== Information
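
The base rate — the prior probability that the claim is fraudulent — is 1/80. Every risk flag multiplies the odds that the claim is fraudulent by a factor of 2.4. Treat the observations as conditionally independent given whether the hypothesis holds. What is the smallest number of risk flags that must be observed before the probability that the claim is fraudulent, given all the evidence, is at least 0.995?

Prior odds: 0.0125 ÷ 0.9875 = 1/79.
Likelihood ratio per risk flag = 2.4.
Target posterior odds = 0.995/0.005 = 199.
Need (1/79) × 2.4ⁿ ≥ 199, i.e. 2.4ⁿ ≥ 15721.
2.4¹¹ ≈15216.8 falls short of 15721 but 2.4¹² ≈36520.3 reaches it, so n = 12.

12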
====
Work required —
Make an exact copy of every line in the data.

Exercise response —
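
The base rate — the prior probability that the claim is fraudulent — is 1/80. Every risk flag multiplies the odds that the claim is fraudulent by a factor of 2.4. Treat the observations as conditionally independent given whether the hypothesis holds. What is the smallest number of risk flags that must be observed before the probability that the claim is fraudulent, given all the evidence, is at least 0.995?

Prior odds: 0.0125 ÷ 0.9875 = 1/79.
Likelihood ratio per risk flag = 2.4.
Target posterior odds = 0.995/0.005 = 199.
Need (1/79) × 2.4ⁿ ≥ 199, i.e. 2.4ⁿ ≥ 15721.
2.4¹¹ ≈15216.8 falls short of 15721 but 2.4¹² ≈36520.3 reaches it, so n = 12.

12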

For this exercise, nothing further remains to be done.